Exercise description:
Nothing but an exact copy of the records below counts as the answer.

________________

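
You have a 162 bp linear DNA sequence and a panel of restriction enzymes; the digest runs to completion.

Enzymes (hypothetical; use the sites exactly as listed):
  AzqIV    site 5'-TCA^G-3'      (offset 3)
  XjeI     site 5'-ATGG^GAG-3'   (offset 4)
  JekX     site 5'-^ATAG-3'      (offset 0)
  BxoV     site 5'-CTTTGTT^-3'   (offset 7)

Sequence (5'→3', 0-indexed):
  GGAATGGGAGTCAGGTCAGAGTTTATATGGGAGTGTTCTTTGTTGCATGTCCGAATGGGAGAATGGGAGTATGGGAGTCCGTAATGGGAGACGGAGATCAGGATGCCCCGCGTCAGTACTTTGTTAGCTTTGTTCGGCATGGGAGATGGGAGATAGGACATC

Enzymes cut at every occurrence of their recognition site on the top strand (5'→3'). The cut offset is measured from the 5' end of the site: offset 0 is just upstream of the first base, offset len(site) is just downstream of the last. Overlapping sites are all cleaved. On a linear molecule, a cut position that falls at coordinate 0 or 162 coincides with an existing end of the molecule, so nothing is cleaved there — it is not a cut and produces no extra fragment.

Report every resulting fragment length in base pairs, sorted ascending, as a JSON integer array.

Per-enzyme occurrences:
  AzqIV (TCAG, off=3): starts [10, 15, 97, 112] → cuts [13, 18, 100, 115]
  XjeI (ATGGGAG, off=4): starts [3, 26, 54, 62, 70, 83, 138, 145] → cuts [7, 30, 58, 66, 74, 87, 142, 149]
  JekX (ATAG, off=0): starts [152] → cuts [152]
  BxoV (CTTTGTT, off=7): starts [37, 118, 127] → cuts [44, 125, 134]

Pooled cuts: [7, 13, 18, 30, 44, 58, 66, 74, 87, 100, 115, 125, 134, 142, 149, 152]

Fragments:
  [0,7): 7 bp
  [7,13): 6 bp
  [13,18): 5 bp
  [18,30): 12 bp
  [30,44): 14 bp
  [44,58): 14 bp
  [58,66): 8 bp
  [66,74): 8 bp
  [74,87): 13 bp
  [87,100): 13 bp
  [100,115): 15 bp
  [115,125): 10 bp
  [125,134): 9 bp
  [134,142): 8 bp
  [142,149): 7 bp
  [149,152): 3 bp
  [152,162): 10 bp

[3,5,6,7,7,8,8,8,9,10,10,12,13,13,14,14,15]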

________________

Exercise output:
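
You have a 162 bp linear DNA sequence and a panel of restriction enzymes; the digest runs to completion.

Enzymes (hypothetical; use the sites exactly as listed):
  AzqIV    site 5'-TCA^G-3'      (offset 3)
  XjeI     site 5'-ATGG^GAG-3'   (offset 4)
  JekX     site 5'-^ATAG-3'      (offset 0)
  BxoV     site 5'-CTTTGTT^-3'   (offset 7)

Sequence (5'→3', 0-indexed):
  GGAATGGGAGTCAGGTCAGAGTTTATATGGGAGTGTTCTTTGTTGCATGTCCGAATGGGAGAATGGGAGTATGGGAGTCCGTAATGGGAGACGGAGATCAGGATGCCCCGCGTCAGTACTTTGTTAGCTTTGTTCGGCATGGGAGATGGGAGATAGGACATC

Enzymes cut at every occurrence of their recognition site on the top strand (5'→3'). The cut offset is measured from the 5' end of the site: offset 0 is just upstream of the first base, offset len(site) is just downstream of the last. Overlapping sites are all cleaved. On a linear molecule, a cut position that falls at coordinate 0 or 162 coincides with an existing end of the molecule, so nothing is cleaved there — it is not a cut and produces no extra fragment.

Report every resulting fragment length in base pairs, sorted ascending, as a JSON integer array.

Per-enzyme occurrences:
  AzqIV (TCAG, off=3): starts [10, 15, 97, 112] → cuts [13, 18, 100, 115]
  XjeI (ATGGGAG, off=4): starts [3, 26, 54, 62, 70, 83, 138, 145] → cuts [7, 30, 58, 66, 74, 87, 142, 149]
  JekX (ATAG, off=0): starts [152] → cuts [152]
  BxoV (CTTTGTT, off=7): starts [37, 118, 127] → cuts [44, 125, 134]

Pooled cuts: [7, 13, 18, 30, 44, 58, 66, 74, 87, 100, 115, 125, 134, 142, 149, 152]

Fragments:
  [0,7): 7 bp
  [7,13): 6 bp
  [13,18): 5 bp
  [18,30): 12 bp
  [30,44): 14 bp
  [44,58): 14 bp
  [58,66): 8 bp
  [66,74): 8 bp
  [74,87): 13 bp
  [87,100): 13 bp
  [100,115): 15 bp
  [115,125): 10 bp
  [125,134): 9 bp
  [134,142): 8 bp
  [142,149): 7 bp
  [149,152): 3 bp
  [152,162): 10 bp

[3,5,6,7,7,8,8,8,9,10,10,12,13,13,14,14,15]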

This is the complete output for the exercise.